A stretch of the entries below is to be set down exactly, running from the line with "Mass of proton: 1.67 × 10^-27 kg" through the line with "Calculate its de Broglie wavelength and", both included, and no other line.

▶ **EXTRACTED DATA**:
>>>
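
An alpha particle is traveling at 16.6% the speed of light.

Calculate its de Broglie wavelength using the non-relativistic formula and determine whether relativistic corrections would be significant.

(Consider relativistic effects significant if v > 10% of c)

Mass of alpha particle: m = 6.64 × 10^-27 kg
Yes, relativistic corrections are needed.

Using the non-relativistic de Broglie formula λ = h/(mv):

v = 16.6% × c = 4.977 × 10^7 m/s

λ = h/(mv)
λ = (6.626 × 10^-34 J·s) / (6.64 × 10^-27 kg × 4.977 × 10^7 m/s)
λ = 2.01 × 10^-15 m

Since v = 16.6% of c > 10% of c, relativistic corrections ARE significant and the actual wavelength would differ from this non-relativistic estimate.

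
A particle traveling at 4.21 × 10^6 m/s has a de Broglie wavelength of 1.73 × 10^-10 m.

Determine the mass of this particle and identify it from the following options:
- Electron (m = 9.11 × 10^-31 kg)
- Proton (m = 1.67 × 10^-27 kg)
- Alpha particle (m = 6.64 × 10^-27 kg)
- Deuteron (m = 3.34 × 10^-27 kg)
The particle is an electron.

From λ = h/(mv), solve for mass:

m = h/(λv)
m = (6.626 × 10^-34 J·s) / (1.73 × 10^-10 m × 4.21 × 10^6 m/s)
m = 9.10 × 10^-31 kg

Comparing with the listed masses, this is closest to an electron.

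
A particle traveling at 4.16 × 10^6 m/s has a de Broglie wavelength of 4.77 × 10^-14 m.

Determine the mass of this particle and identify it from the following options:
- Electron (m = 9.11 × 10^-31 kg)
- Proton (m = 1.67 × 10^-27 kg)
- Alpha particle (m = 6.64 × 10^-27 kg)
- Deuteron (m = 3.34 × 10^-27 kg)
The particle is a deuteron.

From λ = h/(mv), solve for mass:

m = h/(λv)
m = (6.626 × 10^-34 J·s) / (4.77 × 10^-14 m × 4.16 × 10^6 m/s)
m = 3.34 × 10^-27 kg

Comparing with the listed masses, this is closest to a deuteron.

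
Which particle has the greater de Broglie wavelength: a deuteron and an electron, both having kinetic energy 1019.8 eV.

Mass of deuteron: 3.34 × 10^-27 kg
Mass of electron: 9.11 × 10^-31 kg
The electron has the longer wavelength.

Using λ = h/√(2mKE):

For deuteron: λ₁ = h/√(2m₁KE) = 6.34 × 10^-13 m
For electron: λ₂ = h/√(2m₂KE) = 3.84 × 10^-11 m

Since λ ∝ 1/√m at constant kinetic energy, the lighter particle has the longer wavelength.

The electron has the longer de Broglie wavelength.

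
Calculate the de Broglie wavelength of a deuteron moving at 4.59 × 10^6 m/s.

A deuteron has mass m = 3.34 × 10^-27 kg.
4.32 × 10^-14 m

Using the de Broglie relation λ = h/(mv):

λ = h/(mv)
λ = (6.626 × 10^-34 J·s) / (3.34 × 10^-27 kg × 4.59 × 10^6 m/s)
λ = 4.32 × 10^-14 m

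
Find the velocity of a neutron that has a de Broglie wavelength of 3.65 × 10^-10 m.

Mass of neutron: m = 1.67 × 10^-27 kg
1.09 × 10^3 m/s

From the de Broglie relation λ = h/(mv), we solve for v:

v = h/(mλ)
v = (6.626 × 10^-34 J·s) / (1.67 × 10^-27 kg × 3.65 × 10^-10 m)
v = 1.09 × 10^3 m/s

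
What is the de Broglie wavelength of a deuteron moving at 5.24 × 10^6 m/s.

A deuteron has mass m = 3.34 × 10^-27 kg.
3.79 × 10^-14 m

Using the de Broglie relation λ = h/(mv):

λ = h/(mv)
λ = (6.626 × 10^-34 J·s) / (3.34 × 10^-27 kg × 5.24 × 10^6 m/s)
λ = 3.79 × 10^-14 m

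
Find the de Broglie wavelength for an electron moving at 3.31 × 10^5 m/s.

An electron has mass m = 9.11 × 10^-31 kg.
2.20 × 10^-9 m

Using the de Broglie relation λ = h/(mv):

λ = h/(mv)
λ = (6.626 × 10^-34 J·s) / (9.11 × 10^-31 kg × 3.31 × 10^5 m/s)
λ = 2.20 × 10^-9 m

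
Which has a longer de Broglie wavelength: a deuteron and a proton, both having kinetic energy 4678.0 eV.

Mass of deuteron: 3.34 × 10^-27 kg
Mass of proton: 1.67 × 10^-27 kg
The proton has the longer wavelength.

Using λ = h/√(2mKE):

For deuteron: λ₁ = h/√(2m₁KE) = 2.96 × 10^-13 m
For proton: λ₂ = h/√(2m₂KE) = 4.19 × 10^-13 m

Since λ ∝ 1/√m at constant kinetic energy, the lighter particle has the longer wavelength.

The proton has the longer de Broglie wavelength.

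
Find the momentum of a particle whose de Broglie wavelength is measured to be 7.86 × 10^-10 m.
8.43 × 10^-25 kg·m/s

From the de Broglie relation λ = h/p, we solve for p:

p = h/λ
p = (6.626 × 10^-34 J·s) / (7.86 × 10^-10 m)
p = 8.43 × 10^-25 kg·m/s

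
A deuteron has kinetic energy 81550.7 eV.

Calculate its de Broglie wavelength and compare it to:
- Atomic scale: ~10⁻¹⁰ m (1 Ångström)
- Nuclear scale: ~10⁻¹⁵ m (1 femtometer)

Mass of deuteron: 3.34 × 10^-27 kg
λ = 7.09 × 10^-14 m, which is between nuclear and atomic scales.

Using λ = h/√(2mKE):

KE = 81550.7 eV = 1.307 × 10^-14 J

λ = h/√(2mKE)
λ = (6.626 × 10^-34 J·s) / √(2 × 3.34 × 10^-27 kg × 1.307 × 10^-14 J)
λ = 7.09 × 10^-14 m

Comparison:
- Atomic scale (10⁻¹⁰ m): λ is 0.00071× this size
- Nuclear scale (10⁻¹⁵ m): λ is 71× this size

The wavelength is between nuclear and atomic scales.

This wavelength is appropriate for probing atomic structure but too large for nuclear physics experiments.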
<<<
▶ **ANSWER FOR THE TASK**:
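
Mass of proton: 1.67 × 10^-27 kg
The proton has the longer wavelength.

Using λ = h/√(2mKE):

For deuteron: λ₁ = h/√(2m₁KE) = 2.96 × 10^-13 m
For proton: λ₂ = h/√(2m₂KE) = 4.19 × 10^-13 m

Since λ ∝ 1/√m at constant kinetic energy, the lighter particle has the longer wavelength.

The proton has the longer de Broglie wavelength.

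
Find the momentum of a particle whose de Broglie wavelength is measured to be 7.86 × 10^-10 m.
8.43 × 10^-25 kg·m/s

From the de Broglie relation λ = h/p, we solve for p:

p = h/λ
p = (6.626 × 10^-34 J·s) / (7.86 × 10^-10 m)
p = 8.43 × 10^-25 kg·m/s

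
A deuteron has kinetic energy 81550.7 eV.

Calculate its de Broglie wavelength and compare it to: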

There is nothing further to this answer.